• What the task requires: An exact copy is needed of the lines from the line holding "Without feedbacks, Earth" through the final line of the listing below, both included.

▼

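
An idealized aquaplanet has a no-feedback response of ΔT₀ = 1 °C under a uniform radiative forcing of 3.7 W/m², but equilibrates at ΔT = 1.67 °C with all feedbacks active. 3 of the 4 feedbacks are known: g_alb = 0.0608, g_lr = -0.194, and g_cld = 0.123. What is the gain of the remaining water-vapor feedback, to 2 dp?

0.41

Amplification A = ΔT/ΔT₀ = 1.67/1 = 1.67.
Total gain g = 1 − 1/A = 1 − 1/1.67 = 0.4012.
Known gains sum to 0.0608 − 0.194 + 0.123 = -0.0102.
g_wv = 0.4012 + 0.0102 = 0.41.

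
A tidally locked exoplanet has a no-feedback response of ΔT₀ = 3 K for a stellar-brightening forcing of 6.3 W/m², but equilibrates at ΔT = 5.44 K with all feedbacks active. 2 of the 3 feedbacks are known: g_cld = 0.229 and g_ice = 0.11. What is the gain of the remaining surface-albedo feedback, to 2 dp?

0.11

Amplification A = ΔT/ΔT₀ = 5.44/3 = 1.813.
Total gain g = 1 − 1/A = 1 − 1/1.813 = 0.4484.
Known gains sum to 0.229 + 0.11 = 0.339.
g_alb = 0.4484 − 0.339 = 0.11.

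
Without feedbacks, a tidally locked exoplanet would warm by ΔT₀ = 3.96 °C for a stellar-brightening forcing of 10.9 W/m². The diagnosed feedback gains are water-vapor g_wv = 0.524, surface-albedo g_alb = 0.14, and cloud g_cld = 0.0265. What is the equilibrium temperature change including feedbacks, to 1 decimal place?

Total gain g = 0.524 + 0.14 + 0.0265 = 0.6905.
Amplification A = 1/(1 − 0.6905) = 3.231.
ΔT = 3.96 × 3.231 = 12.8 °C.

12.8 °C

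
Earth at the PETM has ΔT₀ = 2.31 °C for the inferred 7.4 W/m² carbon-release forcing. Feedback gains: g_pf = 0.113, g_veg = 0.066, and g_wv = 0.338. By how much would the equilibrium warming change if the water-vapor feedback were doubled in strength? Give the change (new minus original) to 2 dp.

Original: g = 0.517, ΔT = 2.31/(1−0.517) = 4.7826 °C.
With doubled water-vapor: g' = 0.855, ΔT' = 2.31/(1−0.855) = 15.9310 °C.
Change = 15.9310 − 4.7826 = 11.15 °C.

11.15 °C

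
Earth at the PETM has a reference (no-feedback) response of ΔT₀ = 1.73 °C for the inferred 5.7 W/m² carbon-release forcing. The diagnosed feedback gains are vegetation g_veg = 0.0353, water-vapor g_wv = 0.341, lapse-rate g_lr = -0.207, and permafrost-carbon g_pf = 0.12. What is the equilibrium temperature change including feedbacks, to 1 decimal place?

Total gain g = 0.0353 + 0.341 − 0.207 + 0.12 = 0.2893.
Amplification A = 1/(1 − 0.2893) = 1.407.
ΔT = 1.73 × 1.407 = 2.4 °C.

2.4 °C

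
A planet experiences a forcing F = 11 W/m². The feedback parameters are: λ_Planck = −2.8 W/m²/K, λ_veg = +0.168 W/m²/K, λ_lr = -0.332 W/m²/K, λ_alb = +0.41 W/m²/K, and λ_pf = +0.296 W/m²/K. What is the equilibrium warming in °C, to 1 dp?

4.9 °C

Net feedback parameter λ = (−2.8) + (+0.168) + (-0.332) + (+0.41) + (+0.296) = -2.258 W/m²/K.
ΔT = −F/λ = −11/(-2.258) = 4.9 °C.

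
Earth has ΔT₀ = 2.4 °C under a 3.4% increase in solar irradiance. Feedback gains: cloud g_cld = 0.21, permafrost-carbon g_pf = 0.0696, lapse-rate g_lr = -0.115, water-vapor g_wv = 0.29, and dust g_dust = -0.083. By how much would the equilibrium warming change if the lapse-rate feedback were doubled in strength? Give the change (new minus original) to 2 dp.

-0.59 °C

Original: g = 0.3716, ΔT = 2.4/(1−0.3716) = 3.8192 °C.
With doubled lapse-rate: g' = 0.2566, ΔT' = 2.4/(1−0.2566) = 3.2284 °C.
Change = 3.2284 − 3.8192 = -0.59 °C.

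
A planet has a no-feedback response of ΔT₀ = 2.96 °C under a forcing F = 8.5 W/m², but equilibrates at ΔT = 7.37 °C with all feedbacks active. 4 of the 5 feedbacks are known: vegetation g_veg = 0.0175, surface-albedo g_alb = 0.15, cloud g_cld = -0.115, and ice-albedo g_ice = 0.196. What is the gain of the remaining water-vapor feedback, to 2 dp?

Amplification A = ΔT/ΔT₀ = 7.37/2.96 = 2.49.
Total gain g = 1 − 1/A = 1 − 1/2.49 = 0.5984.
Known gains sum to 0.0175 + 0.15 − 0.115 + 0.196 = 0.2485.
g_wv = 0.5984 − 0.2485 = 0.35.

0.35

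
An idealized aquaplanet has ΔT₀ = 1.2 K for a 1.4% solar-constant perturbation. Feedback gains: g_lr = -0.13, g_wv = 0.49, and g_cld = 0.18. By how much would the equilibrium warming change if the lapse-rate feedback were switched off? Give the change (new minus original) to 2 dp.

Original: g = 0.54, ΔT = 1.2/(1−0.54) = 2.6087 K.
Without lapse-rate: g' = 0.67, ΔT' = 1.2/(1−0.67) = 3.6364 K.
Change = 3.6364 − 2.6087 = 1.03 K.

1.03 K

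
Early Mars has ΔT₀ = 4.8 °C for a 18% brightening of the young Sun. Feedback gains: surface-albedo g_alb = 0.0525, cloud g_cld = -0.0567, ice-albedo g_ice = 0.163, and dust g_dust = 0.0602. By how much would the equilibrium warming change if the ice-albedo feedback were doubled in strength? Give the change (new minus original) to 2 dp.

Original: g = 0.219, ΔT = 4.8/(1−0.219) = 6.1460 °C.
With doubled ice-albedo: g' = 0.382, ΔT' = 4.8/(1−0.382) = 7.7670 °C.
Change = 7.7670 − 6.1460 = 1.62 °C.

1.62 °C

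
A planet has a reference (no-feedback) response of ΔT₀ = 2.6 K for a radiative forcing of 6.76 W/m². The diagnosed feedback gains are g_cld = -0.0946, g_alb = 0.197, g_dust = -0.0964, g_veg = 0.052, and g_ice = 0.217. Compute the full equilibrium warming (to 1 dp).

3.6 K

Total gain g = -0.0946 + 0.197 − 0.0964 + 0.052 + 0.217 = 0.275.
Amplification A = 1/(1 − 0.275) = 1.379.
ΔT = 2.6 × 1.379 = 3.6 K.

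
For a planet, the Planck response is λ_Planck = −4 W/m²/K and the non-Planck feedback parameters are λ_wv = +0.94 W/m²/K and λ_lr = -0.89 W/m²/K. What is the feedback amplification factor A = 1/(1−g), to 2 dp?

1.01

Convert to gains: g_wv = 0.94/4 = 0.235; g_lr = -0.89/4 = -0.2225.
Total gain g = 0.0125.
A = 1/(1 − 0.0125) = 1.01.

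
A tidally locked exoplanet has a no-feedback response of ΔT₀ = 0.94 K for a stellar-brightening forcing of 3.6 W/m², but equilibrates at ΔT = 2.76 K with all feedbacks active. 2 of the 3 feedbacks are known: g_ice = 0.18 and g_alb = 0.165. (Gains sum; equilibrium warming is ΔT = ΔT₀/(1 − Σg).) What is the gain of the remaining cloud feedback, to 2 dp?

0.31

Amplification A = ΔT/ΔT₀ = 2.76/0.94 = 2.936.
Total gain g = 1 − 1/A = 1 − 1/2.936 = 0.6594.
Known gains sum to 0.18 + 0.165 = 0.345.
g_cld = 0.6594 − 0.345 = 0.31.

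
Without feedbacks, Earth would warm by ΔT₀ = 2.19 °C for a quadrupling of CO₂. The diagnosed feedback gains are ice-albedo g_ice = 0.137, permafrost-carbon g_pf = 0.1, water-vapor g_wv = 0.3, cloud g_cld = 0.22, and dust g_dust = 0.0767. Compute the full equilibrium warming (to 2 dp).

Total gain g = 0.137 + 0.1 + 0.3 + 0.22 + 0.0767 = 0.8337.
Amplification A = 1/(1 − 0.8337) = 6.013.
ΔT = 2.19 × 6.013 = 13.17 °C.

13.17 °C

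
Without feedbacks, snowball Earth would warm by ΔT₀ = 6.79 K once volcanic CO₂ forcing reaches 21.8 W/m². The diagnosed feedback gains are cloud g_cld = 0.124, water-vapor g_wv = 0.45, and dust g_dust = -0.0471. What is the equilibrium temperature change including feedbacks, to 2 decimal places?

14.35 K

Total gain g = 0.124 + 0.45 − 0.0471 = 0.5269.
Amplification A = 1/(1 − 0.5269) = 2.114.
ΔT = 6.79 × 2.114 = 14.35 K.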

▲

• Answer section:
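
Without feedbacks, Earth would warm by ΔT₀ = 2.19 °C for a quadrupling of CO₂. The diagnosed feedback gains are ice-albedo g_ice = 0.137, permafrost-carbon g_pf = 0.1, water-vapor g_wv = 0.3, cloud g_cld = 0.22, and dust g_dust = 0.0767. Compute the full equilibrium warming (to 2 dp).

Total gain g = 0.137 + 0.1 + 0.3 + 0.22 + 0.0767 = 0.8337.
Amplification A = 1/(1 − 0.8337) = 6.013.
ΔT = 2.19 × 6.013 = 13.17 °C.

13.17 °C

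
Without feedbacks, snowball Earth would warm by ΔT₀ = 6.79 K once volcanic CO₂ forcing reaches 21.8 W/m². The diagnosed feedback gains are cloud g_cld = 0.124, water-vapor g_wv = 0.45, and dust g_dust = -0.0471. What is the equilibrium temperature change including feedbacks, to 2 decimal places?

14.35 K

Total gain g = 0.124 + 0.45 − 0.0471 = 0.5269.
Amplification A = 1/(1 − 0.5269) = 2.114.
ΔT = 6.79 × 2.114 = 14.35 K.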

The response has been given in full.